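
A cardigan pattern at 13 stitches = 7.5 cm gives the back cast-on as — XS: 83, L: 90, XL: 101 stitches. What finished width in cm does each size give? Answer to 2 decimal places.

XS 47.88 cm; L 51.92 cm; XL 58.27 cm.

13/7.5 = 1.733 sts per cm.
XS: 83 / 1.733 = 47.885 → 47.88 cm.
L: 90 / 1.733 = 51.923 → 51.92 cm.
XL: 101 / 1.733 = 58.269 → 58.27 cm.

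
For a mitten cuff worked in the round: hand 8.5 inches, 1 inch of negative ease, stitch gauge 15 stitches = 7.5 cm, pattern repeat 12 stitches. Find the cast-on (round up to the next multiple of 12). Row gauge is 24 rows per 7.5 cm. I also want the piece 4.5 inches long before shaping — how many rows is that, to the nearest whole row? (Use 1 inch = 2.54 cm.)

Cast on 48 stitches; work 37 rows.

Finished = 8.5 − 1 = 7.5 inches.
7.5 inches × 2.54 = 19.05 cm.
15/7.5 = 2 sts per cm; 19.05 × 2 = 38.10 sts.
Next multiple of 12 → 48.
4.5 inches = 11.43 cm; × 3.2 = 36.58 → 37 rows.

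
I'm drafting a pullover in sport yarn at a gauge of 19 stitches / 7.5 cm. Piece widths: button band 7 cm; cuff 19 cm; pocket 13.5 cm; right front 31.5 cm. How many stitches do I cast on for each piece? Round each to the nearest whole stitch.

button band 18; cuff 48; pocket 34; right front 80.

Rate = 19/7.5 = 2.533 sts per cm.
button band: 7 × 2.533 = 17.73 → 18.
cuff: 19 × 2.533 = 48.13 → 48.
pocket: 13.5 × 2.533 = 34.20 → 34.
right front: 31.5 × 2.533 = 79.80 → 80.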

---

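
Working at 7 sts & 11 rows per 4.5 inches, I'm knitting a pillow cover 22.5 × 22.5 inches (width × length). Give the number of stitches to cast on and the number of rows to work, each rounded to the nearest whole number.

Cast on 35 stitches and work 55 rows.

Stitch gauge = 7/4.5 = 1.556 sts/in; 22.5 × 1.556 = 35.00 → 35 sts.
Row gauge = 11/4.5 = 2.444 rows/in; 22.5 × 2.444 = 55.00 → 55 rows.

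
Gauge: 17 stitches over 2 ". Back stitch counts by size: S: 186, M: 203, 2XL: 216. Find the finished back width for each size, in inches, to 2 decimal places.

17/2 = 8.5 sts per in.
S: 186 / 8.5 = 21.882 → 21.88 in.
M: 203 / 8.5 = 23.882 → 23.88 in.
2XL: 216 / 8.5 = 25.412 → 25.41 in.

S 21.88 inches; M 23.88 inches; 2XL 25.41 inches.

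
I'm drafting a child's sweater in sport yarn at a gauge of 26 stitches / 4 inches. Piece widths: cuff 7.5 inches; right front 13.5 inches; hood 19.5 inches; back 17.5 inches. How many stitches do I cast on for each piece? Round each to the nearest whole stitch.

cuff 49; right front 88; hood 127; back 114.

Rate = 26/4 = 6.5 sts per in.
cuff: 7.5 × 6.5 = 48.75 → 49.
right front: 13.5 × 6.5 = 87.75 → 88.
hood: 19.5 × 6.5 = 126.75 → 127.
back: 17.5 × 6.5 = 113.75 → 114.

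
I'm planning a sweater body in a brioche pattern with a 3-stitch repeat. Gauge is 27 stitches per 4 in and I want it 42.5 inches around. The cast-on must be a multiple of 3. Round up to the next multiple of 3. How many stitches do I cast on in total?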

#### DIRECTIONS FOR THIS TASK:
Extract the lines of the preceding material that run from the line with "Gauge: 17 stitches" through the line with "I'm planning a", inclusive, reproducing them exactly and adding nothing.

#### RESPONSE AREA:
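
Gauge: 17 stitches over 2 ". Back stitch counts by size: S: 186, M: 203, 2XL: 216. Find the finished back width for each size, in inches, to 2 decimal places.

17/2 = 8.5 sts per in.
S: 186 / 8.5 = 21.882 → 21.88 in.
M: 203 / 8.5 = 23.882 → 23.88 in.
2XL: 216 / 8.5 = 25.412 → 25.41 in.

S 21.88 inches; M 23.88 inches; 2XL 25.41 inches.

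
I'm drafting a child's sweater in sport yarn at a gauge of 26 stitches / 4 inches. Piece widths: cuff 7.5 inches; right front 13.5 inches; hood 19.5 inches; back 17.5 inches. How many stitches do I cast on for each piece? Round each to the nearest whole stitch.

cuff 49; right front 88; hood 127; back 114.

Rate = 26/4 = 6.5 sts per in.
cuff: 7.5 × 6.5 = 48.75 → 49.
right front: 13.5 × 6.5 = 87.75 → 88.
hood: 19.5 × 6.5 = 126.75 → 127.
back: 17.5 × 6.5 = 113.75 → 114.

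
I'm planning a sweater body in a brioche pattern with a 3-stitch repeat. Gauge is 27 stitches per 4 in and I want it 42.5 inches around. The cast-on must be a multiple of 3. Round up to the next multiple of 3. How many stitches do I cast on in total?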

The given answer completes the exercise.